> **Directions**
What is needed here is a word-for-word copy of all the entries below.

> **Material for this task**

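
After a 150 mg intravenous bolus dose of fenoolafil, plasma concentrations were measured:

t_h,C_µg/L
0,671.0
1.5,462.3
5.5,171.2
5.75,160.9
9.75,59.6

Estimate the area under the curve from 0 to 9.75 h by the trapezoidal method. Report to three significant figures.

Trapezoidal AUC_0→9.75:
  [0→1.5]: (671.0+462.3)/2 × 1.5 = 849.975
  [1.5→5.5]: (462.3+171.2)/2 × 4 = 1267.0
  [5.5→5.75]: (171.2+160.9)/2 × 0.25 = 41.5125
  [5.75→9.75]: (160.9+59.6)/2 × 4 = 441.0
  Sum = 2599.4875 µg/L·h

AUC = 2600 µg/L·h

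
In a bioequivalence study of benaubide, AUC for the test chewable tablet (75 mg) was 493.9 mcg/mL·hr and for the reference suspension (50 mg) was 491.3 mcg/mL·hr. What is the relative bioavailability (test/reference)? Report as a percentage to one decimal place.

F_rel = 67.0%

F_rel = (AUC_test/D_test) / (AUC_ref/D_ref)
      = (493.9/75) / (491.3/50)
      = 6.58533 / 9.826 = 0.6702 = 67.02%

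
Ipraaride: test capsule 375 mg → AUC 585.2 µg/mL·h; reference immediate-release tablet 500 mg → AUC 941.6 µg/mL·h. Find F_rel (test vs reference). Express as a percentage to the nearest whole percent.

F_rel = 83%

F_rel = (AUC_test/D_test) / (AUC_ref/D_ref)
      = (585.2/375) / (941.6/500)
      = 1.56053 / 1.8832 = 0.8287 = 82.87%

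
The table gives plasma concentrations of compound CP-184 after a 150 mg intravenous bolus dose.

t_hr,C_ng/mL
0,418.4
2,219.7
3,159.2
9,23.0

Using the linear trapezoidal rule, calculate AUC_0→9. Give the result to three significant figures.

Trapezoidal AUC_0→9:
  [0→2]: (418.4+219.7)/2 × 2 = 638.1
  [2→3]: (219.7+159.2)/2 × 1 = 189.45
  [3→9]: (159.2+23.0)/2 × 6 = 546.6
  Sum = 1374.15 ng/mL·hr

AUC = 1370 ng/mL·hr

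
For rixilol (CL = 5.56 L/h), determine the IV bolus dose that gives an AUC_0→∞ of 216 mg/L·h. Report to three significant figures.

Dose = 1200 mg

Dose_iv = CL × AUC_0→∞
     = 5.56 × 216 = 1200.96 mg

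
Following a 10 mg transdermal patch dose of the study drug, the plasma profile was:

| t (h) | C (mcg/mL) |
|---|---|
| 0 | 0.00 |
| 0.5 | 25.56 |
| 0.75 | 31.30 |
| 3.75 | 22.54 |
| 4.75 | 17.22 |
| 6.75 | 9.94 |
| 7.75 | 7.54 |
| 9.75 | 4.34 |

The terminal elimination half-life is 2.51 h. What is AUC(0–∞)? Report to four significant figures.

Trapezoidal AUC_0→9.75:
  [0→0.5]: (0.00+25.56)/2 × 0.5 = 6.39
  [0.5→0.75]: (25.56+31.30)/2 × 0.25 = 7.1075
  [0.75→3.75]: (31.30+22.54)/2 × 3 = 80.76
  [3.75→4.75]: (22.54+17.22)/2 × 1 = 19.88
  [4.75→6.75]: (17.22+9.94)/2 × 2 = 27.16
  [6.75→7.75]: (9.94+7.54)/2 × 1 = 8.74
  [7.75→9.75]: (7.54+4.34)/2 × 2 = 11.88
  Sum = 161.9175 mcg/mL·h
k_e = ln2 / t½ = 0.693147 / 2.51 = 0.2762 h^-1
Extrapolated tail: C_last / k_e = 4.34 / 0.2762 = 15.713
AUC_0→∞ = 161.9175 + 15.713 = 177.6305 mcg/mL·h

AUC = 177.6 mcg/mL·h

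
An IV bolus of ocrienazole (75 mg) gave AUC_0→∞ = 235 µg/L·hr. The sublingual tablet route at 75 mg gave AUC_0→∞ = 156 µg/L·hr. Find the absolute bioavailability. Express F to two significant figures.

F = 0.66

F = (AUC_ev / D_ev) / (AUC_iv / D_iv)
  = (156/75) / (235/75)
  = 2.08 / 3.13333 = 0.6638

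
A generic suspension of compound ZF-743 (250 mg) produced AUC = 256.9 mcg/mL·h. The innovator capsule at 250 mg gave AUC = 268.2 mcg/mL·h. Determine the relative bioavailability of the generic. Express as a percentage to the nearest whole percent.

F_rel = 96%

F_rel = (AUC_test/D_test) / (AUC_ref/D_ref)
      = (256.9/250) / (268.2/250)
      = 1.0276 / 1.0728 = 0.9579 = 95.79%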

> **Response for this exercise**
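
After a 150 mg intravenous bolus dose of fenoolafil, plasma concentrations were measured:

t_h,C_µg/L
0,671.0
1.5,462.3
5.5,171.2
5.75,160.9
9.75,59.6

Estimate the area under the curve from 0 to 9.75 h by the trapezoidal method. Report to three significant figures.

Trapezoidal AUC_0→9.75:
  [0→1.5]: (671.0+462.3)/2 × 1.5 = 849.975
  [1.5→5.5]: (462.3+171.2)/2 × 4 = 1267.0
  [5.5→5.75]: (171.2+160.9)/2 × 0.25 = 41.5125
  [5.75→9.75]: (160.9+59.6)/2 × 4 = 441.0
  Sum = 2599.4875 µg/L·h

AUC = 2600 µg/L·h

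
In a bioequivalence study of benaubide, AUC for the test chewable tablet (75 mg) was 493.9 mcg/mL·hr and for the reference suspension (50 mg) was 491.3 mcg/mL·hr. What is the relative bioavailability (test/reference)? Report as a percentage to one decimal place.

F_rel = 67.0%

F_rel = (AUC_test/D_test) / (AUC_ref/D_ref)
      = (493.9/75) / (491.3/50)
      = 6.58533 / 9.826 = 0.6702 = 67.02%

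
Ipraaride: test capsule 375 mg → AUC 585.2 µg/mL·h; reference immediate-release tablet 500 mg → AUC 941.6 µg/mL·h. Find F_rel (test vs reference). Express as a percentage to the nearest whole percent.

F_rel = 83%

F_rel = (AUC_test/D_test) / (AUC_ref/D_ref)
      = (585.2/375) / (941.6/500)
      = 1.56053 / 1.8832 = 0.8287 = 82.87%

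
The table gives plasma concentrations of compound CP-184 after a 150 mg intravenous bolus dose.

t_hr,C_ng/mL
0,418.4
2,219.7
3,159.2
9,23.0

Using the linear trapezoidal rule, calculate AUC_0→9. Give the result to three significant figures.

Trapezoidal AUC_0→9:
  [0→2]: (418.4+219.7)/2 × 2 = 638.1
  [2→3]: (219.7+159.2)/2 × 1 = 189.45
  [3→9]: (159.2+23.0)/2 × 6 = 546.6
  Sum = 1374.15 ng/mL·hr

AUC = 1370 ng/mL·hr

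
For rixilol (CL = 5.56 L/h), determine the IV bolus dose that gives an AUC_0→∞ of 216 mg/L·h. Report to three significant figures.

Dose = 1200 mg

Dose_iv = CL × AUC_0→∞
     = 5.56 × 216 = 1200.96 mg

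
Following a 10 mg transdermal patch dose of the study drug, the plasma profile was:

| t (h) | C (mcg/mL) |
|---|---|
| 0 | 0.00 |
| 0.5 | 25.56 |
| 0.75 | 31.30 |
| 3.75 | 22.54 |
| 4.75 | 17.22 |
| 6.75 | 9.94 |
| 7.75 | 7.54 |
| 9.75 | 4.34 |

The terminal elimination half-life is 2.51 h. What is AUC(0–∞)? Report to four significant figures.

Trapezoidal AUC_0→9.75:
  [0→0.5]: (0.00+25.56)/2 × 0.5 = 6.39
  [0.5→0.75]: (25.56+31.30)/2 × 0.25 = 7.1075
  [0.75→3.75]: (31.30+22.54)/2 × 3 = 80.76
  [3.75→4.75]: (22.54+17.22)/2 × 1 = 19.88
  [4.75→6.75]: (17.22+9.94)/2 × 2 = 27.16
  [6.75→7.75]: (9.94+7.54)/2 × 1 = 8.74
  [7.75→9.75]: (7.54+4.34)/2 × 2 = 11.88
  Sum = 161.9175 mcg/mL·h
k_e = ln2 / t½ = 0.693147 / 2.51 = 0.2762 h^-1
Extrapolated tail: C_last / k_e = 4.34 / 0.2762 = 15.713
AUC_0→∞ = 161.9175 + 15.713 = 177.6305 mcg/mL·h

AUC = 177.6 mcg/mL·h

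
An IV bolus of ocrienazole (75 mg) gave AUC_0→∞ = 235 µg/L·hr. The sublingual tablet route at 75 mg gave AUC_0→∞ = 156 µg/L·hr. Find the absolute bioavailability. Express F to two significant figures.

F = 0.66

F = (AUC_ev / D_ev) / (AUC_iv / D_iv)
  = (156/75) / (235/75)
  = 2.08 / 3.13333 = 0.6638

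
A generic suspension of compound ZF-743 (250 mg) produced AUC = 256.9 mcg/mL·h. The innovator capsule at 250 mg gave AUC = 268.2 mcg/mL·h. Determine the relative bioavailability of the generic. Express as a percentage to the nearest whole percent.

F_rel = 96%

F_rel = (AUC_test/D_test) / (AUC_ref/D_ref)
      = (256.9/250) / (268.2/250)
      = 1.0276 / 1.0728 = 0.9579 = 95.79%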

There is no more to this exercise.